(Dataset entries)
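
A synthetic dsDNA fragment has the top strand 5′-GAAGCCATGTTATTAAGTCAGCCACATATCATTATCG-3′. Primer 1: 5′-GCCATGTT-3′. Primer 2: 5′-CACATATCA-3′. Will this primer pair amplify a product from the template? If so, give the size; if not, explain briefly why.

No product — both primers anneal to the same strand and extend in the same direction.

Primer 1 (GCCATGTT) matches the top strand at positions 4–11 (3' end points downstream).
Primer 2 (CACATATCA) also matches the top strand directly, at positions 23–31 — its reverse complement TGATATGTG is not present.
Both primers anneal to the bottom strand with 3' ends pointing the same way, so neither can prime synthesis back toward the other.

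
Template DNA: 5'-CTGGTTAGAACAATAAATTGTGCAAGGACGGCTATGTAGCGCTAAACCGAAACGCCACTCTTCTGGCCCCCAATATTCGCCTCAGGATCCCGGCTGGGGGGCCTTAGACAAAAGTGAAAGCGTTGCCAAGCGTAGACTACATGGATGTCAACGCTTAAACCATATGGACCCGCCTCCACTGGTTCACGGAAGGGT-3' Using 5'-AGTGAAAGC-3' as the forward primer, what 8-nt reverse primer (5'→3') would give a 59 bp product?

5'-GGGTCCAT-3'

The forward primer binds at positions 113–121, so a 59 bp product ends at position 113 + 59 − 1 = 171.
The reverse primer anneals to the top strand over positions 164–171, i.e. to ATGGACCC.
Its sequence written 5'→3' is the reverse complement: GGGTCCAT.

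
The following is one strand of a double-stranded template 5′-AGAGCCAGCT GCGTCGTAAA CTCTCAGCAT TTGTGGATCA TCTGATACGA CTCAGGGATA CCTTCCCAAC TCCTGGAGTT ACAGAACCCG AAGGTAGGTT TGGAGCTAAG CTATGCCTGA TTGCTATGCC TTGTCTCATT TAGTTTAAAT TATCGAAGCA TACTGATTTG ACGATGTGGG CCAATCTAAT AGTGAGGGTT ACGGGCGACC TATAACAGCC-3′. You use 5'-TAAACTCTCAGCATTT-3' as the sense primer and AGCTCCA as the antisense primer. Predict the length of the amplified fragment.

91 bp

Forward primer TAAACTCTCAGCATTT is found on the top strand at positions 17–32.
Reverse complement of the reverse primer: TGGAGCT. This occurs on the top strand at positions 101–107.
The product runs from position 17 to position 107, so its length is 107 − 17 + 1 = 91 bp.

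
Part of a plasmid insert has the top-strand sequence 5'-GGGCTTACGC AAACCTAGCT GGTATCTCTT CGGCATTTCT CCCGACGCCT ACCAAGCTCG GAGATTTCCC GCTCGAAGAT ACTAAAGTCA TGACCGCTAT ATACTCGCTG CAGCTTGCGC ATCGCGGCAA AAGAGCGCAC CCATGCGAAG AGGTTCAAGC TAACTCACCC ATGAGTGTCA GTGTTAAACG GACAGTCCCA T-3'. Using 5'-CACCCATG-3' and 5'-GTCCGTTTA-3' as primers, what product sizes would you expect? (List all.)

56 bp, 28 bp

The forward primer CACCCATG matches the top strand at positions 138–145, 166–173.
The reverse primer's reverse complement is TAAACGGAC, matching at positions 185–193.
Each forward site pairs with the reverse site to give a product ending at position 193: sizes 56, 28 bp.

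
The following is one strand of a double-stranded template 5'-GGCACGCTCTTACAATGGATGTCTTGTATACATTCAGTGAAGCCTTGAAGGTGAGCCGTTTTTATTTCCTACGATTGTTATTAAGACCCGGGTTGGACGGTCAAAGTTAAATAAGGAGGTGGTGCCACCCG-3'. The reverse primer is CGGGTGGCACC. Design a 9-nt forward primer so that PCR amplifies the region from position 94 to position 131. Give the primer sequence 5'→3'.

The reverse primer's reverse complement GGTGCCACCCG matches the template at positions 121–131; the product starts at position 94.
The forward primer is identical to the top strand over positions 94–102: TGGACGGTC.

5'-TGGACGGTC-3'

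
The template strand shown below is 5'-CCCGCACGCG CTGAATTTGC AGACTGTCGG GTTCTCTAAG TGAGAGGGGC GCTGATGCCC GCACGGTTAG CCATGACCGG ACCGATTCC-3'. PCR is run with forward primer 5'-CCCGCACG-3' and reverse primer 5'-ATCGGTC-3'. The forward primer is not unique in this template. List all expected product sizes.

The forward primer CCCGCACG matches the top strand at positions 1–8, 58–65.
The reverse primer's reverse complement is GACCGAT, matching at positions 80–86.
Each forward site pairs with the reverse site to give a product ending at position 86: sizes 86, 29 bp.

86 bp, 29 bp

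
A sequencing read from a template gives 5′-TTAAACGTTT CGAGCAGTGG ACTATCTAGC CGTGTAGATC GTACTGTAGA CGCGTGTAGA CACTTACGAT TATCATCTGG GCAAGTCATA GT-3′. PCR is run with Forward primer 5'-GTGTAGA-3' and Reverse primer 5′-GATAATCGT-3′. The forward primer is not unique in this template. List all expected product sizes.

43 bp, 21 bp

The forward primer GTGTAGA matches the top strand at positions 32–38, 54–60.
The reverse primer's reverse complement is ACGATTATC, matching at positions 66–74.
Each forward site pairs with the reverse site to give a product ending at position 74: sizes 43, 21 bp.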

TASK GOAL:
What is needed is an exact copy of every record above.

SOLUTION TO THIS TASK:
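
A synthetic dsDNA fragment has the top strand 5′-GAAGCCATGTTATTAAGTCAGCCACATATCATTATCG-3′. Primer 1: 5′-GCCATGTT-3′. Primer 2: 5′-CACATATCA-3′. Will this primer pair amplify a product from the template? If so, give the size; if not, explain briefly why.

No product — both primers anneal to the same strand and extend in the same direction.

Primer 1 (GCCATGTT) matches the top strand at positions 4–11 (3' end points downstream).
Primer 2 (CACATATCA) also matches the top strand directly, at positions 23–31 — its reverse complement TGATATGTG is not present.
Both primers anneal to the bottom strand with 3' ends pointing the same way, so neither can prime synthesis back toward the other.

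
Template DNA: 5'-CTGGTTAGAACAATAAATTGTGCAAGGACGGCTATGTAGCGCTAAACCGAAACGCCACTCTTCTGGCCCCCAATATTCGCCTCAGGATCCCGGCTGGGGGGCCTTAGACAAAAGTGAAAGCGTTGCCAAGCGTAGACTACATGGATGTCAACGCTTAAACCATATGGACCCGCCTCCACTGGTTCACGGAAGGGT-3' Using 5'-AGTGAAAGC-3' as the forward primer, what 8-nt reverse primer (5'→3') would give a 59 bp product?

5'-GGGTCCAT-3'

The forward primer binds at positions 113–121, so a 59 bp product ends at position 113 + 59 − 1 = 171.
The reverse primer anneals to the top strand over positions 164–171, i.e. to ATGGACCC.
Its sequence written 5'→3' is the reverse complement: GGGTCCAT.

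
The following is one strand of a double-stranded template 5′-AGAGCCAGCT GCGTCGTAAA CTCTCAGCAT TTGTGGATCA TCTGATACGA CTCAGGGATA CCTTCCCAAC TCCTGGAGTT ACAGAACCCG AAGGTAGGTT TGGAGCTAAG CTATGCCTGA TTGCTATGCC TTGTCTCATT TAGTTTAAAT TATCGAAGCA TACTGATTTG ACGATGTGGG CCAATCTAAT AGTGAGGGTT ACGGGCGACC TATAACAGCC-3′. You use 5'-TAAACTCTCAGCATTT-3' as the sense primer and AGCTCCA as the antisense primer. Predict the length of the amplified fragment.

91 bp

Forward primer TAAACTCTCAGCATTT is found on the top strand at positions 17–32.
Reverse complement of the reverse primer: TGGAGCT. This occurs on the top strand at positions 101–107.
The product runs from position 17 to position 107, so its length is 107 − 17 + 1 = 91 bp.

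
Part of a plasmid insert has the top-strand sequence 5'-GGGCTTACGC AAACCTAGCT GGTATCTCTT CGGCATTTCT CCCGACGCCT ACCAAGCTCG GAGATTTCCC GCTCGAAGAT ACTAAAGTCA TGACCGCTAT ATACTCGCTG CAGCTTGCGC ATCGCGGCAA AAGAGCGCAC CCATGCGAAG AGGTTCAAGC TAACTCACCC ATGAGTGTCA GTGTTAAACG GACAGTCCCA T-3'. Using 5'-CACCCATG-3' and 5'-GTCCGTTTA-3' as primers, what product sizes would you expect? (List all.)

56 bp, 28 bp

The forward primer CACCCATG matches the top strand at positions 138–145, 166–173.
The reverse primer's reverse complement is TAAACGGAC, matching at positions 185–193.
Each forward site pairs with the reverse site to give a product ending at position 193: sizes 56, 28 bp.

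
The following is one strand of a double-stranded template 5'-GGCACGCTCTTACAATGGATGTCTTGTATACATTCAGTGAAGCCTTGAAGGTGAGCCGTTTTTATTTCCTACGATTGTTATTAAGACCCGGGTTGGACGGTCAAAGTTAAATAAGGAGGTGGTGCCACCCG-3'. The reverse primer is CGGGTGGCACC. Design a 9-nt forward primer so that PCR amplifies the region from position 94 to position 131. Give the primer sequence 5'→3'.

The reverse primer's reverse complement GGTGCCACCCG matches the template at positions 121–131; the product starts at position 94.
The forward primer is identical to the top strand over positions 94–102: TGGACGGTC.

5'-TGGACGGTC-3'

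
The template strand shown below is 5'-CCCGCACGCG CTGAATTTGC AGACTGTCGG GTTCTCTAAG TGAGAGGGGC GCTGATGCCC GCACGGTTAG CCATGACCGG ACCGATTCC-3'. PCR is run with forward primer 5'-CCCGCACG-3' and reverse primer 5'-ATCGGTC-3'. The forward primer is not unique in this template. List all expected product sizes.

The forward primer CCCGCACG matches the top strand at positions 1–8, 58–65.
The reverse primer's reverse complement is GACCGAT, matching at positions 80–86.
Each forward site pairs with the reverse site to give a product ending at position 86: sizes 86, 29 bp.

86 bp, 29 bp

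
A sequencing read from a template gives 5′-TTAAACGTTT CGAGCAGTGG ACTATCTAGC CGTGTAGATC GTACTGTAGA CGCGTGTAGA CACTTACGAT TATCATCTGG GCAAGTCATA GT-3′. PCR is run with Forward primer 5'-GTGTAGA-3' and Reverse primer 5′-GATAATCGT-3′. The forward primer is not unique in this template. List all expected product sizes.

43 bp, 21 bp

The forward primer GTGTAGA matches the top strand at positions 32–38, 54–60.
The reverse primer's reverse complement is ACGATTATC, matching at positions 66–74.
Each forward site pairs with the reverse site to give a product ending at position 74: sizes 43, 21 bp.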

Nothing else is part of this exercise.